TASK OBJECTIVE - From the entries below, copy every line that holds the word "trace".

RECORDED INFORMATION -
-----
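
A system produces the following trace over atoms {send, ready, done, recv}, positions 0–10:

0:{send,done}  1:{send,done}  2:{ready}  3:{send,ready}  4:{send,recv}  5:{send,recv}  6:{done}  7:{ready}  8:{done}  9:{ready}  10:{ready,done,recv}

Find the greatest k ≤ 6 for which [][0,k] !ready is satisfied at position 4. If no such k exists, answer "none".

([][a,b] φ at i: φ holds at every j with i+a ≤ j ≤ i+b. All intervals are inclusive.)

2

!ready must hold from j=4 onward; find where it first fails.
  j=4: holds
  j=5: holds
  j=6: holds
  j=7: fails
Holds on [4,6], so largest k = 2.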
-----
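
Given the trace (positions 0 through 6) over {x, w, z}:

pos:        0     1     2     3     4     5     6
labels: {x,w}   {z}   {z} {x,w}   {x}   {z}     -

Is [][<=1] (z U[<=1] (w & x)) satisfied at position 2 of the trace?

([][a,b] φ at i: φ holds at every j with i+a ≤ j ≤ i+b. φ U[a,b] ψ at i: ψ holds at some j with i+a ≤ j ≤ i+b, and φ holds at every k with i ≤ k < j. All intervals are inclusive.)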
-----
OUTPUT BELOW -
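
A system produces the following trace over atoms {send, ready, done, recv}, positions 0–10:
Given the trace (positions 0 through 6) over {x, w, z}:
Is [][<=1] (z U[<=1] (w & x)) satisfied at position 2 of the trace?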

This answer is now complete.